[Start of Attachment]
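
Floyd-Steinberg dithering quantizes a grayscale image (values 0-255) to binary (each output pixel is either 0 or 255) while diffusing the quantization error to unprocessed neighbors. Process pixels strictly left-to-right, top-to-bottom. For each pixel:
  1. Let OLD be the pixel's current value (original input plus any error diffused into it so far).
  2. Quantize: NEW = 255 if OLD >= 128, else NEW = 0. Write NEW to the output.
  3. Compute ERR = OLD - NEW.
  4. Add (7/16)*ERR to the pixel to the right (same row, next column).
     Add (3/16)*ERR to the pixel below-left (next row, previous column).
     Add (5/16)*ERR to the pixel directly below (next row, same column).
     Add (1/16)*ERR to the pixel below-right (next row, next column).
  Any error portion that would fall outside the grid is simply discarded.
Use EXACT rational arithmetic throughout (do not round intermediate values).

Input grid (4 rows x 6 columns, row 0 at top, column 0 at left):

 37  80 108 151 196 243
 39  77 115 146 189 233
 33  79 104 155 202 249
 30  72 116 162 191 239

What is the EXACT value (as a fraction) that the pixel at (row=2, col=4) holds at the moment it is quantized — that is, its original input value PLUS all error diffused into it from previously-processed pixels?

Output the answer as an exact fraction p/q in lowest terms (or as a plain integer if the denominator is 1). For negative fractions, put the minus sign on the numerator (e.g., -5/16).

Answer: 771675851031/4294967296

Derivation:
(0,0): OLD=37 → NEW=0, ERR=37
(0,1): OLD=1539/16 → NEW=0, ERR=1539/16
(0,2): OLD=38421/256 → NEW=255, ERR=-26859/256
(0,3): OLD=430483/4096 → NEW=0, ERR=430483/4096
(0,4): OLD=15858437/65536 → NEW=255, ERR=-853243/65536
(0,5): OLD=248831267/1048576 → NEW=255, ERR=-18555613/1048576
(1,0): OLD=17561/256 → NEW=0, ERR=17561/256
(1,1): OLD=245167/2048 → NEW=0, ERR=245167/2048
(1,2): OLD=10505691/65536 → NEW=255, ERR=-6205989/65536
(1,3): OLD=33663295/262144 → NEW=255, ERR=-33183425/262144
(1,4): OLD=2228035293/16777216 → NEW=255, ERR=-2050154787/16777216
(1,5): OLD=46491498491/268435456 → NEW=255, ERR=-21959542789/268435456
(2,0): OLD=2519285/32768 → NEW=0, ERR=2519285/32768
(2,1): OLD=143211863/1048576 → NEW=255, ERR=-124175017/1048576
(2,2): OLD=106450629/16777216 → NEW=0, ERR=106450629/16777216
(2,3): OLD=11997378269/134217728 → NEW=0, ERR=11997378269/134217728
(2,4): OLD=771675851031/4294967296 → NEW=255, ERR=-323540809449/4294967296
Target (2,4): original=202, with diffused error = 771675851031/4294967296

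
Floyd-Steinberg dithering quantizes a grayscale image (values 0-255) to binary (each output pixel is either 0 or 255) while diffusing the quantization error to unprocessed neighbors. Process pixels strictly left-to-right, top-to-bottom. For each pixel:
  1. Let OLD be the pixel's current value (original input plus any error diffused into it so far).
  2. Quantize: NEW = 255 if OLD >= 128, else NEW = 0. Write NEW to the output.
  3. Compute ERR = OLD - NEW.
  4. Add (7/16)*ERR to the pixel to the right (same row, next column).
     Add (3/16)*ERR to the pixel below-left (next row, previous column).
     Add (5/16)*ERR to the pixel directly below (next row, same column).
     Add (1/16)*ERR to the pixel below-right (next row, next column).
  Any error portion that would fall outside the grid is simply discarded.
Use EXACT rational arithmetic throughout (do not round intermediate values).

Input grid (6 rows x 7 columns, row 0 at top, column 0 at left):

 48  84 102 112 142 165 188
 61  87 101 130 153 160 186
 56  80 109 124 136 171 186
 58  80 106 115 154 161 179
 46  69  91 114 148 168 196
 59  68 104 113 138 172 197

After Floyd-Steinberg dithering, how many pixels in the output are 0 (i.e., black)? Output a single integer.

(0,0): OLD=48 → NEW=0, ERR=48
(0,1): OLD=105 → NEW=0, ERR=105
(0,2): OLD=2367/16 → NEW=255, ERR=-1713/16
(0,3): OLD=16681/256 → NEW=0, ERR=16681/256
(0,4): OLD=698399/4096 → NEW=255, ERR=-346081/4096
(0,5): OLD=8390873/65536 → NEW=255, ERR=-8320807/65536
(0,6): OLD=138886639/1048576 → NEW=255, ERR=-128500241/1048576
(1,0): OLD=1531/16 → NEW=0, ERR=1531/16
(1,1): OLD=18509/128 → NEW=255, ERR=-14131/128
(1,2): OLD=155745/4096 → NEW=0, ERR=155745/4096
(1,3): OLD=2366901/16384 → NEW=255, ERR=-1811019/16384
(1,4): OLD=61345031/1048576 → NEW=0, ERR=61345031/1048576
(1,5): OLD=987003879/8388608 → NEW=0, ERR=987003879/8388608
(1,6): OLD=25668451625/134217728 → NEW=255, ERR=-8557069015/134217728
(2,0): OLD=133535/2048 → NEW=0, ERR=133535/2048
(2,1): OLD=5710581/65536 → NEW=0, ERR=5710581/65536
(2,2): OLD=137761151/1048576 → NEW=255, ERR=-129625729/1048576
(2,3): OLD=408687207/8388608 → NEW=0, ERR=408687207/8388608
(2,4): OLD=12800996303/67108864 → NEW=255, ERR=-4311764017/67108864
(2,5): OLD=367996274813/2147483648 → NEW=255, ERR=-179612055427/2147483648
(2,6): OLD=4701734420283/34359738368 → NEW=255, ERR=-4059998863557/34359738368
(3,0): OLD=99314751/1048576 → NEW=0, ERR=99314751/1048576
(3,1): OLD=1086859875/8388608 → NEW=255, ERR=-1052235165/8388608
(3,2): OLD=1816709921/67108864 → NEW=0, ERR=1816709921/67108864
(3,3): OLD=32828357195/268435456 → NEW=0, ERR=32828357195/268435456
(3,4): OLD=6005693227583/34359738368 → NEW=255, ERR=-2756040056257/34359738368
(3,5): OLD=20230910720317/274877906944 → NEW=0, ERR=20230910720317/274877906944
(3,6): OLD=743476402892899/4398046511104 → NEW=255, ERR=-378025457438621/4398046511104
(4,0): OLD=6989900033/134217728 → NEW=0, ERR=6989900033/134217728
(4,1): OLD=136539406397/2147483648 → NEW=0, ERR=136539406397/2147483648
(4,2): OLD=4891693994067/34359738368 → NEW=255, ERR=-3870039289773/34359738368
(4,3): OLD=24627035835201/274877906944 → NEW=0, ERR=24627035835201/274877906944
(4,4): OLD=403683751084075/2199023255552 → NEW=255, ERR=-157067179081685/2199023255552
(4,5): OLD=9754631872812563/70368744177664 → NEW=255, ERR=-8189397892491757/70368744177664
(4,6): OLD=138287673043023477/1125899906842624 → NEW=0, ERR=138287673043023477/1125899906842624
(5,0): OLD=2996034785543/34359738368 → NEW=0, ERR=2996034785543/34359738368
(5,1): OLD=29729043947037/274877906944 → NEW=0, ERR=29729043947037/274877906944
(5,2): OLD=301028362358787/2199023255552 → NEW=255, ERR=-259722567806973/2199023255552
(5,3): OLD=1211986726503359/17592186044416 → NEW=0, ERR=1211986726503359/17592186044416
(5,4): OLD=145915394329642749/1125899906842624 → NEW=255, ERR=-141189081915226371/1125899906842624
(5,5): OLD=894722881132111901/9007199254740992 → NEW=0, ERR=894722881132111901/9007199254740992
(5,6): OLD=39137016210350384275/144115188075855872 → NEW=255, ERR=2387643251007136915/144115188075855872
Output grid:
  Row 0: ..#.###  (3 black, running=3)
  Row 1: .#.#..#  (4 black, running=7)
  Row 2: ..#.###  (3 black, running=10)
  Row 3: .#..#.#  (4 black, running=14)
  Row 4: ..#.##.  (4 black, running=18)
  Row 5: ..#.#.#  (4 black, running=22)

Answer: 22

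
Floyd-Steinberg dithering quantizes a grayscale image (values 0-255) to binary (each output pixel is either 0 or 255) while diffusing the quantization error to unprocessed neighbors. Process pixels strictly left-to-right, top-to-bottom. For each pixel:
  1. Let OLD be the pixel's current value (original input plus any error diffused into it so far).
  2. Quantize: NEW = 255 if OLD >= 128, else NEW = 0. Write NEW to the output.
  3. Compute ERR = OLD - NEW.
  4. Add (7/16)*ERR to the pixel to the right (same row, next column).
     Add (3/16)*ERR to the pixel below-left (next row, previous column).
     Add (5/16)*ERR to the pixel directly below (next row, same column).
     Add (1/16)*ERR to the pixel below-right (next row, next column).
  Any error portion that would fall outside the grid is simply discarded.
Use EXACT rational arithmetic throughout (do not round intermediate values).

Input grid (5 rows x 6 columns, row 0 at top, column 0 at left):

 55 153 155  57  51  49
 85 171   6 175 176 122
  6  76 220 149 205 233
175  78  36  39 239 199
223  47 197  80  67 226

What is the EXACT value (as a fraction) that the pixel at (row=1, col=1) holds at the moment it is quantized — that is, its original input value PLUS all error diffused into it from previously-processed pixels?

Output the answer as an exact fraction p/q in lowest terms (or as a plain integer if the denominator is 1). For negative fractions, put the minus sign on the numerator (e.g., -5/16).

Answer: 432261/2048

Derivation:
(0,0): OLD=55 → NEW=0, ERR=55
(0,1): OLD=2833/16 → NEW=255, ERR=-1247/16
(0,2): OLD=30951/256 → NEW=0, ERR=30951/256
(0,3): OLD=450129/4096 → NEW=0, ERR=450129/4096
(0,4): OLD=6493239/65536 → NEW=0, ERR=6493239/65536
(0,5): OLD=96832897/1048576 → NEW=0, ERR=96832897/1048576
(1,0): OLD=22419/256 → NEW=0, ERR=22419/256
(1,1): OLD=432261/2048 → NEW=255, ERR=-89979/2048
Target (1,1): original=171, with diffused error = 432261/2048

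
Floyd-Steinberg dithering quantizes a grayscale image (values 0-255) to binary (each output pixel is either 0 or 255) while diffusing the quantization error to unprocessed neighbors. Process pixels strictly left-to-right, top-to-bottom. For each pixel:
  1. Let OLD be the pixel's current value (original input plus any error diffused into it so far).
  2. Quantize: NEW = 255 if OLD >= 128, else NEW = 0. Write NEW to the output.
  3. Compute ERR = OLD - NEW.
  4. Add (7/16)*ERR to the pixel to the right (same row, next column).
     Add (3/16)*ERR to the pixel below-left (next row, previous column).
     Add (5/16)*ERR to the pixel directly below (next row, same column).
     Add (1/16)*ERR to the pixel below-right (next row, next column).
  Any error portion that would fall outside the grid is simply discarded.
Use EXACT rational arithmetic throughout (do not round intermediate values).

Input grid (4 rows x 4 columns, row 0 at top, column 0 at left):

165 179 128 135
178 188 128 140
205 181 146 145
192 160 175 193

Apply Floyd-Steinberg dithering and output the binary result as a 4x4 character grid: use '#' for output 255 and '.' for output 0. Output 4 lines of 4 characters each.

(0,0): OLD=165 → NEW=255, ERR=-90
(0,1): OLD=1117/8 → NEW=255, ERR=-923/8
(0,2): OLD=9923/128 → NEW=0, ERR=9923/128
(0,3): OLD=345941/2048 → NEW=255, ERR=-176299/2048
(1,0): OLD=16415/128 → NEW=255, ERR=-16225/128
(1,1): OLD=107929/1024 → NEW=0, ERR=107929/1024
(1,2): OLD=5733965/32768 → NEW=255, ERR=-2621875/32768
(1,3): OLD=43483563/524288 → NEW=0, ERR=43483563/524288
(2,0): OLD=3033507/16384 → NEW=255, ERR=-1144413/16384
(2,1): OLD=84123761/524288 → NEW=255, ERR=-49569679/524288
(2,2): OLD=106713669/1048576 → NEW=0, ERR=106713669/1048576
(2,3): OLD=3530627633/16777216 → NEW=255, ERR=-747562447/16777216
(3,0): OLD=1278797619/8388608 → NEW=255, ERR=-860297421/8388608
(3,1): OLD=13462368813/134217728 → NEW=0, ERR=13462368813/134217728
(3,2): OLD=507711631699/2147483648 → NEW=255, ERR=-39896698541/2147483648
(3,3): OLD=6092262243269/34359738368 → NEW=255, ERR=-2669471040571/34359738368
Row 0: ##.#
Row 1: #.#.
Row 2: ##.#
Row 3: #.##

Answer: ##.#
#.#.
##.#
#.##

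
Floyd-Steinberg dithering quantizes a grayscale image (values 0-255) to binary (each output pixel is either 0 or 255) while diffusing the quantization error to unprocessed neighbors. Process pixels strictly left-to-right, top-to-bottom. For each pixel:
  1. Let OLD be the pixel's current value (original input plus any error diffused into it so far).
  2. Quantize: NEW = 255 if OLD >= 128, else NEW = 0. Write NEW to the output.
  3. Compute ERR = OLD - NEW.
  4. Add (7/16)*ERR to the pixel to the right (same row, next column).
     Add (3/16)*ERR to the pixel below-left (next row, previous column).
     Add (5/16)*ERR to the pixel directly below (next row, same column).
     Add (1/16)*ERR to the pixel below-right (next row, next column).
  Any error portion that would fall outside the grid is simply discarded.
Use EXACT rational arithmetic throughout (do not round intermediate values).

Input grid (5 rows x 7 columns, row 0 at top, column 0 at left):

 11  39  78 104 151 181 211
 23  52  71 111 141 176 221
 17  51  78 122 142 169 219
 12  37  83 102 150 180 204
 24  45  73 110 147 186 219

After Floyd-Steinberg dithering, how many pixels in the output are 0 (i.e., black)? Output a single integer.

Answer: 19

Derivation:
(0,0): OLD=11 → NEW=0, ERR=11
(0,1): OLD=701/16 → NEW=0, ERR=701/16
(0,2): OLD=24875/256 → NEW=0, ERR=24875/256
(0,3): OLD=600109/4096 → NEW=255, ERR=-444371/4096
(0,4): OLD=6785339/65536 → NEW=0, ERR=6785339/65536
(0,5): OLD=237289629/1048576 → NEW=255, ERR=-30097251/1048576
(0,6): OLD=3329311819/16777216 → NEW=255, ERR=-948878261/16777216
(1,0): OLD=8871/256 → NEW=0, ERR=8871/256
(1,1): OLD=204305/2048 → NEW=0, ERR=204305/2048
(1,2): OLD=8349669/65536 → NEW=0, ERR=8349669/65536
(1,3): OLD=41503489/262144 → NEW=255, ERR=-25343231/262144
(1,4): OLD=1994753379/16777216 → NEW=0, ERR=1994753379/16777216
(1,5): OLD=28845272915/134217728 → NEW=255, ERR=-5380247725/134217728
(1,6): OLD=395124573565/2147483648 → NEW=255, ERR=-152483756675/2147483648
(2,0): OLD=1524811/32768 → NEW=0, ERR=1524811/32768
(2,1): OLD=134833513/1048576 → NEW=255, ERR=-132553367/1048576
(2,2): OLD=849208187/16777216 → NEW=0, ERR=849208187/16777216
(2,3): OLD=19352762211/134217728 → NEW=255, ERR=-14872758429/134217728
(2,4): OLD=125753513363/1073741824 → NEW=0, ERR=125753513363/1073741824
(2,5): OLD=6934802315761/34359738368 → NEW=255, ERR=-1826930968079/34359738368
(2,6): OLD=94031962513319/549755813888 → NEW=255, ERR=-46155770028121/549755813888
(3,0): OLD=47636251/16777216 → NEW=0, ERR=47636251/16777216
(3,1): OLD=1494812031/134217728 → NEW=0, ERR=1494812031/134217728
(3,2): OLD=80544024109/1073741824 → NEW=0, ERR=80544024109/1073741824
(3,3): OLD=538213588107/4294967296 → NEW=0, ERR=538213588107/4294967296
(3,4): OLD=123435676093211/549755813888 → NEW=255, ERR=-16752056448229/549755813888
(3,5): OLD=622898180085505/4398046511104 → NEW=255, ERR=-498603680246015/4398046511104
(3,6): OLD=8784920085482399/70368744177664 → NEW=0, ERR=8784920085482399/70368744177664
(4,0): OLD=57929493685/2147483648 → NEW=0, ERR=57929493685/2147483648
(4,1): OLD=2560641229617/34359738368 → NEW=0, ERR=2560641229617/34359738368
(4,2): OLD=84243504873087/549755813888 → NEW=255, ERR=-55944227668353/549755813888
(4,3): OLD=455699853076005/4398046511104 → NEW=0, ERR=455699853076005/4398046511104
(4,4): OLD=5959670890601503/35184372088832 → NEW=255, ERR=-3012343992050657/35184372088832
(4,5): OLD=151566769395411551/1125899906842624 → NEW=255, ERR=-135537706849457569/1125899906842624
(4,6): OLD=3571540390325963593/18014398509481984 → NEW=255, ERR=-1022131229591942327/18014398509481984
Output grid:
  Row 0: ...#.##  (4 black, running=4)
  Row 1: ...#.##  (4 black, running=8)
  Row 2: .#.#.##  (3 black, running=11)
  Row 3: ....##.  (5 black, running=16)
  Row 4: ..#.###  (3 black, running=19)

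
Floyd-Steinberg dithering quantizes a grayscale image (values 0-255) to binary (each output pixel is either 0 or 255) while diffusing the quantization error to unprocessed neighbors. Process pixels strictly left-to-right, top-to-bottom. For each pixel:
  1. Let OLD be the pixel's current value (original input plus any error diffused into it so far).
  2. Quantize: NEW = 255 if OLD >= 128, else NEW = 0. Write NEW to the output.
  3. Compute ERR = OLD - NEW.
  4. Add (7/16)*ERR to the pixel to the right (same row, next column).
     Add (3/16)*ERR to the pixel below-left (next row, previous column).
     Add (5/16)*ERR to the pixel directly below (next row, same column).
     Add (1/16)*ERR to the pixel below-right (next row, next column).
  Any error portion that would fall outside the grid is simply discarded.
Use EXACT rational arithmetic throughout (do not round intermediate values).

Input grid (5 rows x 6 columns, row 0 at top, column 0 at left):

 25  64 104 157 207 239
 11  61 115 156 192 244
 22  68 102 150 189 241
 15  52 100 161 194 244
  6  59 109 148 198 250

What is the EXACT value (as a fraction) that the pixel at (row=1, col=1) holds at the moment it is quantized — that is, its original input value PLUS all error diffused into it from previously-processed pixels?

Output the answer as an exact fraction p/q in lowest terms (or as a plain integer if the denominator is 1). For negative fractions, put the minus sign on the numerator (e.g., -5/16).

Answer: 160139/2048

Derivation:
(0,0): OLD=25 → NEW=0, ERR=25
(0,1): OLD=1199/16 → NEW=0, ERR=1199/16
(0,2): OLD=35017/256 → NEW=255, ERR=-30263/256
(0,3): OLD=431231/4096 → NEW=0, ERR=431231/4096
(0,4): OLD=16584569/65536 → NEW=255, ERR=-127111/65536
(0,5): OLD=249719887/1048576 → NEW=255, ERR=-17666993/1048576
(1,0): OLD=8413/256 → NEW=0, ERR=8413/256
(1,1): OLD=160139/2048 → NEW=0, ERR=160139/2048
Target (1,1): original=61, with diffused error = 160139/2048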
[End of Attachment]
Repeat the entries above exactly, from the first line through the line containing "at (row=2, col=4)".

Answer for this exercise:
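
Floyd-Steinberg dithering quantizes a grayscale image (values 0-255) to binary (each output pixel is either 0 or 255) while diffusing the quantization error to unprocessed neighbors. Process pixels strictly left-to-right, top-to-bottom. For each pixel:
  1. Let OLD be the pixel's current value (original input plus any error diffused into it so far).
  2. Quantize: NEW = 255 if OLD >= 128, else NEW = 0. Write NEW to the output.
  3. Compute ERR = OLD - NEW.
  4. Add (7/16)*ERR to the pixel to the right (same row, next column).
     Add (3/16)*ERR to the pixel below-left (next row, previous column).
     Add (5/16)*ERR to the pixel directly below (next row, same column).
     Add (1/16)*ERR to the pixel below-right (next row, next column).
  Any error portion that would fall outside the grid is simply discarded.
Use EXACT rational arithmetic throughout (do not round intermediate values).

Input grid (4 rows x 6 columns, row 0 at top, column 0 at left):

 37  80 108 151 196 243
 39  77 115 146 189 233
 33  79 104 155 202 249
 30  72 116 162 191 239

What is the EXACT value (as a fraction) that the pixel at (row=2, col=4) holds at the moment it is quantized — that is, its original input value PLUS all error diffused into it from previously-processed pixels?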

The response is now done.